(Dataset entries)
»»

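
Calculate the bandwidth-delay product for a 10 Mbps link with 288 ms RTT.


BDP = bandwidth * RTT
= 10 Mbps * 288 ms
= 10 * 1e6 * 288 / 1000 bits
= 2880000 bits
= 360000 bytes
= 351.5625 KB
BDP = 2880000 bits (360000 bytes)


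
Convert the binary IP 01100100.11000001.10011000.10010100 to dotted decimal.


01100100 = 100
11000001 = 193
10011000 = 152
10010100 = 148
IP: 100.193.152.148


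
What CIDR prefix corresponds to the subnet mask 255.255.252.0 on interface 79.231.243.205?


Binary: 11111111.11111111.11111100.00000000
Count leading 1s
Prefix: /22


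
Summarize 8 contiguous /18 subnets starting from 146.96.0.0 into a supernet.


Original prefix: /18
Number of subnets: 8 = 2^3
New prefix = 18 - 3 = 15
Supernet: 146.96.0.0/15


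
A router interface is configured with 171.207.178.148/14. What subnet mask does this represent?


/14 means 14 network bits, 18 host bits
Binary: 11111111111111000000000000000000
Mask: 255.252.0.0


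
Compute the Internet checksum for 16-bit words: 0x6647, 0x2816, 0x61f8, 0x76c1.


Sum all words (with carry folding):
+ 0x6647 = 0x6647
+ 0x2816 = 0x8e5d
+ 0x61f8 = 0xf055
+ 0x76c1 = 0x6717
One's complement: ~0x6717
Checksum = 0x98e8


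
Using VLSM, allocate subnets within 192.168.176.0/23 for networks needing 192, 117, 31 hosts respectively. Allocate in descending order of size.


192 hosts -> /24 (254 usable): 192.168.176.0/24
117 hosts -> /25 (126 usable): 192.168.177.0/25
31 hosts -> /26 (62 usable): 192.168.177.128/26
Allocation: 192.168.176.0/24 (192 hosts, 254 usable); 192.168.177.0/25 (117 hosts, 126 usable); 192.168.177.128/26 (31 hosts, 62 usable)


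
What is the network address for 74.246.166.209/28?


IP:   01001010.11110110.10100110.11010001
Mask: 11111111.11111111.11111111.11110000
AND operation:
Net:  01001010.11110110.10100110.11010000
Network: 74.246.166.208/28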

««

◆ Task item:
Copy every record above out again, word for word.

◆ Response:
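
Calculate the bandwidth-delay product for a 10 Mbps link with 288 ms RTT.


BDP = bandwidth * RTT
= 10 Mbps * 288 ms
= 10 * 1e6 * 288 / 1000 bits
= 2880000 bits
= 360000 bytes
= 351.5625 KB
BDP = 2880000 bits (360000 bytes)


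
Convert the binary IP 01100100.11000001.10011000.10010100 to dotted decimal.


01100100 = 100
11000001 = 193
10011000 = 152
10010100 = 148
IP: 100.193.152.148


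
What CIDR prefix corresponds to the subnet mask 255.255.252.0 on interface 79.231.243.205?


Binary: 11111111.11111111.11111100.00000000
Count leading 1s
Prefix: /22


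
Summarize 8 contiguous /18 subnets starting from 146.96.0.0 into a supernet.


Original prefix: /18
Number of subnets: 8 = 2^3
New prefix = 18 - 3 = 15
Supernet: 146.96.0.0/15


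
A router interface is configured with 171.207.178.148/14. What subnet mask does this represent?


/14 means 14 network bits, 18 host bits
Binary: 11111111111111000000000000000000
Mask: 255.252.0.0


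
Compute the Internet checksum for 16-bit words: 0x6647, 0x2816, 0x61f8, 0x76c1.


Sum all words (with carry folding):
+ 0x6647 = 0x6647
+ 0x2816 = 0x8e5d
+ 0x61f8 = 0xf055
+ 0x76c1 = 0x6717
One's complement: ~0x6717
Checksum = 0x98e8


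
Using VLSM, allocate subnets within 192.168.176.0/23 for networks needing 192, 117, 31 hosts respectively. Allocate in descending order of size.


192 hosts -> /24 (254 usable): 192.168.176.0/24
117 hosts -> /25 (126 usable): 192.168.177.0/25
31 hosts -> /26 (62 usable): 192.168.177.128/26
Allocation: 192.168.176.0/24 (192 hosts, 254 usable); 192.168.177.0/25 (117 hosts, 126 usable); 192.168.177.128/26 (31 hosts, 62 usable)


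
What is the network address for 74.246.166.209/28?


IP:   01001010.11110110.10100110.11010001
Mask: 11111111.11111111.11111111.11110000
AND operation:
Net:  01001010.11110110.10100110.11010000
Network: 74.246.166.208/28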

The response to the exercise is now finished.